> [EXERCISE DETAILS]
The answer must be an exact restatement of all the data.

■ ■ ■

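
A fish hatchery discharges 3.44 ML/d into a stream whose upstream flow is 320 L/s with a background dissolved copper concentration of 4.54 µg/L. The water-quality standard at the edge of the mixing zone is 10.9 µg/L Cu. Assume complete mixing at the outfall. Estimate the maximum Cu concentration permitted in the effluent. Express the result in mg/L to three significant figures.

3.44 ML/d = 0.03981 m³/s.
320 L/s = 0.32 m³/s.
4.54 µg/L = 0.00454 mg/L.
10.9 µg/L = 0.0109 mg/L.
Mass balance: 0.0109·0.3598 = 0.03981·Cₑ + 0.32·0.00454.
Cₑ = (0.003922 − 0.001453) / 0.03981 = 0.06202 mg/L.

0.0620 mg/L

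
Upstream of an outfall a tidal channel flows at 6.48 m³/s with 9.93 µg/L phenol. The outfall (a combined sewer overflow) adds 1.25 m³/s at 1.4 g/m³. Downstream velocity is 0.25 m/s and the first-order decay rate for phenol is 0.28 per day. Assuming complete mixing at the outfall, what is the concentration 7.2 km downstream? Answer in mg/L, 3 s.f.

0.214 mg/L

9.93 µg/L = 0.00993 mg/L.
After complete mixing, C₀ = (1.25·1.4 + 6.48·0.00993) / 7.73 = 0.2347 mg/L.
Travel time t = 7200 m / 0.25 m/s = 2.88e+04 s = 0.3333 d.
C = 0.2347·exp(−0.28·0.3333) = 0.2347·0.9109 = 0.2138 mg/L.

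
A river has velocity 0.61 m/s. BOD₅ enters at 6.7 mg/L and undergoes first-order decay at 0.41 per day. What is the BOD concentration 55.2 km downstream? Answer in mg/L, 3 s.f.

Travel time t = 55.2 km / 0.61 m/s = 5.52e+04/0.61 = 9.049e+04 s = 1.047 d.
First-order decay: C = 6.7·exp(−0.41·1.047) = 6.7·0.6509 = 4.361 mg/L.

4.36 mg/L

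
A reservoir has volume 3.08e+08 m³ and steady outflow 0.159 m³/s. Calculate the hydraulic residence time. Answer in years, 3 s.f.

61.4 yr

Q = 0.159 m³/s × 3.156e+07 s/yr = 5.018e+06 m³/yr.
Hydraulic residence time τ = V/Q = 3.08e+08/5.018e+06 = 61.38 yr.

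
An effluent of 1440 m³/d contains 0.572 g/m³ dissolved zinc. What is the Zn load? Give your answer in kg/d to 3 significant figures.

1440 m³/d = 0.01667 m³/s.
Mass flux = Q·C = 0.01667 m³/s × 0.572 g/m³ = 0.009533 g/s.
= 0.009533 g/s × 86.4 = 0.8237 kg/d.

0.824 kg/d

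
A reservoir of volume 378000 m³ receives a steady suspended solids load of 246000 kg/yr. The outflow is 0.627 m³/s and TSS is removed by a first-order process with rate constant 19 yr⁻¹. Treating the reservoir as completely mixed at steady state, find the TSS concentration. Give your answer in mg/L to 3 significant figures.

Outflow Q = 0.627 m³/s × 3.156e+07 s/yr = 1.979e+07 m³/yr.
Steady-state CSTR mass balance: W = Q·C + k·V·C, so C = W/(Q + kV).
Q + kV = 1.979e+07 + 19·378000 = 2.697e+07 m³/yr.
C = 246000/2.697e+07 = 0.009122 kg/m³ = 9.122 mg/L.

9.12 mg/L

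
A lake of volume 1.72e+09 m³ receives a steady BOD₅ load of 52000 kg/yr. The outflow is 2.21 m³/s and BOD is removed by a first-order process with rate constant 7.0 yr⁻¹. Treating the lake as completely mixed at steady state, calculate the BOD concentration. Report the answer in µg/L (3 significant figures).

4.29 µg/L

Outflow Q = 2.21 m³/s × 3.156e+07 s/yr = 6.974e+07 m³/yr.
Steady-state CSTR mass balance: W = Q·C + k·V·C, so C = W/(Q + kV).
Q + kV = 6.974e+07 + 7.0·1.72e+09 = 1.211e+10 m³/yr.
C = 52000/1.211e+10 = 4.294e-06 kg/m³ = 0.004294 mg/L = 4.294 µg/L.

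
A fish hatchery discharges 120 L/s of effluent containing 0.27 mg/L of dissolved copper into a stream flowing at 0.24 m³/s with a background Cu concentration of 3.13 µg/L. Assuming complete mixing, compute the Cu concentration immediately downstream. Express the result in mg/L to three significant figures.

0.0921 mg/L

120 L/s = 0.12 m³/s.
3.13 µg/L = 0.00313 mg/L.
Conservation of mass across the mixing zone: C = (0.12·0.27 + 0.24·0.00313) / (0.12 + 0.24) = 0.03315/0.36 = 0.09209 mg/L.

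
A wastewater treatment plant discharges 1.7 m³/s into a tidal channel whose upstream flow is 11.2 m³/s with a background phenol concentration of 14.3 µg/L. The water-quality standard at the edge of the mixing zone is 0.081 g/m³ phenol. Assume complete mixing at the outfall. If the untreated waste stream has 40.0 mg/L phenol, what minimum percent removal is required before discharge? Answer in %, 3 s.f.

98.7 %

14.3 µg/L = 0.0143 mg/L.
Mass balance: 0.081·12.9 = 1.7·Cₑ + 11.2·0.0143.
Cₑ = (1.045 − 0.1602) / 1.7 = 0.5204 mg/L.
Required removal = 1 − 0.5204/40.0 = 98.7 %.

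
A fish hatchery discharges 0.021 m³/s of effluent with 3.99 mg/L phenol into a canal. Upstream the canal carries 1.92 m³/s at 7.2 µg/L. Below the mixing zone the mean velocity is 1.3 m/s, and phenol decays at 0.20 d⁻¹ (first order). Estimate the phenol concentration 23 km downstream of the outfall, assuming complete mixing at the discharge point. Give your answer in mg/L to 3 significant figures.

0.0483 mg/L

7.2 µg/L = 0.0072 mg/L.
After complete mixing, C₀ = (0.021·3.99 + 1.92·0.0072) / 1.941 = 0.05029 mg/L.
Travel time t = 2.3e+04 m / 1.3 m/s = 1.769e+04 s = 0.2048 d.
C = 0.05029·exp(−0.20·0.2048) = 0.05029·0.9599 = 0.04827 mg/L.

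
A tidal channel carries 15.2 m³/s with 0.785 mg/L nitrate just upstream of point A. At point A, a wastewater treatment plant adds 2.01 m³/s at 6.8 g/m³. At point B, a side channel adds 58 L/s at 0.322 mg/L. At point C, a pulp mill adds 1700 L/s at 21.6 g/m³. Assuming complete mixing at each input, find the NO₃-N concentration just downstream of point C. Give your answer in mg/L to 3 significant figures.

After input A: C = (15.2·0.785 + 2.01·6.8) / 17.21 = 1.488 mg/L.
58 L/s = 0.058 m³/s.
After input B: C = (17.21·1.488 + 0.058·0.322) / 17.27 = 1.484 mg/L.
1700 L/s = 1.7 m³/s.
After input C: C = (17.27·1.484 + 1.7·21.6) / 18.97 = 3.287 mg/L.

3.29 mg/L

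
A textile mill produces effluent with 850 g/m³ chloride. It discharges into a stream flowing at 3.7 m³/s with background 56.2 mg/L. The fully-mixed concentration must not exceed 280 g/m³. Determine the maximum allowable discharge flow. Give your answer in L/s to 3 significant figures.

Mass balance at complete mixing: C_std·(Q_w + Q_r) = Q_w·C_e + Q_r·C_b.
Rearranging, Q_w = Q_r·(C_std − C_b)/(C_e − C_std) = 3.7·(280 − 56.2) / (850 − 280) = 1.453 m³/s.
= 1453 L/s.

1450 L/s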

■ ■ ■

> [TASK SOLUTION]
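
A fish hatchery discharges 3.44 ML/d into a stream whose upstream flow is 320 L/s with a background dissolved copper concentration of 4.54 µg/L. The water-quality standard at the edge of the mixing zone is 10.9 µg/L Cu. Assume complete mixing at the outfall. Estimate the maximum Cu concentration permitted in the effluent. Express the result in mg/L to three significant figures.

3.44 ML/d = 0.03981 m³/s.
320 L/s = 0.32 m³/s.
4.54 µg/L = 0.00454 mg/L.
10.9 µg/L = 0.0109 mg/L.
Mass balance: 0.0109·0.3598 = 0.03981·Cₑ + 0.32·0.00454.
Cₑ = (0.003922 − 0.001453) / 0.03981 = 0.06202 mg/L.

0.0620 mg/L

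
Upstream of an outfall a tidal channel flows at 6.48 m³/s with 9.93 µg/L phenol. The outfall (a combined sewer overflow) adds 1.25 m³/s at 1.4 g/m³. Downstream velocity is 0.25 m/s and the first-order decay rate for phenol is 0.28 per day. Assuming complete mixing at the outfall, what is the concentration 7.2 km downstream? Answer in mg/L, 3 s.f.

0.214 mg/L

9.93 µg/L = 0.00993 mg/L.
After complete mixing, C₀ = (1.25·1.4 + 6.48·0.00993) / 7.73 = 0.2347 mg/L.
Travel time t = 7200 m / 0.25 m/s = 2.88e+04 s = 0.3333 d.
C = 0.2347·exp(−0.28·0.3333) = 0.2347·0.9109 = 0.2138 mg/L.

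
A river has velocity 0.61 m/s. BOD₅ enters at 6.7 mg/L and undergoes first-order decay at 0.41 per day. What is the BOD concentration 55.2 km downstream? Answer in mg/L, 3 s.f.

Travel time t = 55.2 km / 0.61 m/s = 5.52e+04/0.61 = 9.049e+04 s = 1.047 d.
First-order decay: C = 6.7·exp(−0.41·1.047) = 6.7·0.6509 = 4.361 mg/L.

4.36 mg/L

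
A reservoir has volume 3.08e+08 m³ and steady outflow 0.159 m³/s. Calculate the hydraulic residence time. Answer in years, 3 s.f.

61.4 yr

Q = 0.159 m³/s × 3.156e+07 s/yr = 5.018e+06 m³/yr.
Hydraulic residence time τ = V/Q = 3.08e+08/5.018e+06 = 61.38 yr.

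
An effluent of 1440 m³/d contains 0.572 g/m³ dissolved zinc. What is the Zn load? Give your answer in kg/d to 3 significant figures.

1440 m³/d = 0.01667 m³/s.
Mass flux = Q·C = 0.01667 m³/s × 0.572 g/m³ = 0.009533 g/s.
= 0.009533 g/s × 86.4 = 0.8237 kg/d.

0.824 kg/d

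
A reservoir of volume 378000 m³ receives a steady suspended solids load of 246000 kg/yr. The outflow is 0.627 m³/s and TSS is removed by a first-order process with rate constant 19 yr⁻¹. Treating the reservoir as completely mixed at steady state, find the TSS concentration. Give your answer in mg/L to 3 significant figures.

Outflow Q = 0.627 m³/s × 3.156e+07 s/yr = 1.979e+07 m³/yr.
Steady-state CSTR mass balance: W = Q·C + k·V·C, so C = W/(Q + kV).
Q + kV = 1.979e+07 + 19·378000 = 2.697e+07 m³/yr.
C = 246000/2.697e+07 = 0.009122 kg/m³ = 9.122 mg/L.

9.12 mg/L

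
A lake of volume 1.72e+09 m³ receives a steady BOD₅ load of 52000 kg/yr. The outflow is 2.21 m³/s and BOD is removed by a first-order process with rate constant 7.0 yr⁻¹. Treating the lake as completely mixed at steady state, calculate the BOD concentration. Report the answer in µg/L (3 significant figures).

4.29 µg/L

Outflow Q = 2.21 m³/s × 3.156e+07 s/yr = 6.974e+07 m³/yr.
Steady-state CSTR mass balance: W = Q·C + k·V·C, so C = W/(Q + kV).
Q + kV = 6.974e+07 + 7.0·1.72e+09 = 1.211e+10 m³/yr.
C = 52000/1.211e+10 = 4.294e-06 kg/m³ = 0.004294 mg/L = 4.294 µg/L.

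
A fish hatchery discharges 120 L/s of effluent containing 0.27 mg/L of dissolved copper into a stream flowing at 0.24 m³/s with a background Cu concentration of 3.13 µg/L. Assuming complete mixing, compute the Cu concentration immediately downstream. Express the result in mg/L to three significant figures.

0.0921 mg/L

120 L/s = 0.12 m³/s.
3.13 µg/L = 0.00313 mg/L.
Conservation of mass across the mixing zone: C = (0.12·0.27 + 0.24·0.00313) / (0.12 + 0.24) = 0.03315/0.36 = 0.09209 mg/L.

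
A wastewater treatment plant discharges 1.7 m³/s into a tidal channel whose upstream flow is 11.2 m³/s with a background phenol concentration of 14.3 µg/L. The water-quality standard at the edge of the mixing zone is 0.081 g/m³ phenol. Assume complete mixing at the outfall. If the untreated waste stream has 40.0 mg/L phenol, what minimum percent removal is required before discharge? Answer in %, 3 s.f.

98.7 %

14.3 µg/L = 0.0143 mg/L.
Mass balance: 0.081·12.9 = 1.7·Cₑ + 11.2·0.0143.
Cₑ = (1.045 − 0.1602) / 1.7 = 0.5204 mg/L.
Required removal = 1 − 0.5204/40.0 = 98.7 %.

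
A fish hatchery discharges 0.021 m³/s of effluent with 3.99 mg/L phenol into a canal. Upstream the canal carries 1.92 m³/s at 7.2 µg/L. Below the mixing zone the mean velocity is 1.3 m/s, and phenol decays at 0.20 d⁻¹ (first order). Estimate the phenol concentration 23 km downstream of the outfall, assuming complete mixing at the discharge point. Give your answer in mg/L to 3 significant figures.

0.0483 mg/L

7.2 µg/L = 0.0072 mg/L.
After complete mixing, C₀ = (0.021·3.99 + 1.92·0.0072) / 1.941 = 0.05029 mg/L.
Travel time t = 2.3e+04 m / 1.3 m/s = 1.769e+04 s = 0.2048 d.
C = 0.05029·exp(−0.20·0.2048) = 0.05029·0.9599 = 0.04827 mg/L.

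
A tidal channel carries 15.2 m³/s with 0.785 mg/L nitrate just upstream of point A. At point A, a wastewater treatment plant adds 2.01 m³/s at 6.8 g/m³. At point B, a side channel adds 58 L/s at 0.322 mg/L. At point C, a pulp mill adds 1700 L/s at 21.6 g/m³. Assuming complete mixing at each input, find the NO₃-N concentration just downstream of point C. Give your answer in mg/L to 3 significant figures.

After input A: C = (15.2·0.785 + 2.01·6.8) / 17.21 = 1.488 mg/L.
58 L/s = 0.058 m³/s.
After input B: C = (17.21·1.488 + 0.058·0.322) / 17.27 = 1.484 mg/L.
1700 L/s = 1.7 m³/s.
After input C: C = (17.27·1.484 + 1.7·21.6) / 18.97 = 3.287 mg/L.

3.29 mg/L

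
A textile mill produces effluent with 850 g/m³ chloride. It discharges into a stream flowing at 3.7 m³/s with background 56.2 mg/L. The fully-mixed concentration must not exceed 280 g/m³. Determine the maximum allowable discharge flow. Give your answer in L/s to 3 significant figures.

Mass balance at complete mixing: C_std·(Q_w + Q_r) = Q_w·C_e + Q_r·C_b.
Rearranging, Q_w = Q_r·(C_std − C_b)/(C_e − C_std) = 3.7·(280 − 56.2) / (850 − 280) = 1.453 m³/s.
= 1453 L/s.

1450 L/s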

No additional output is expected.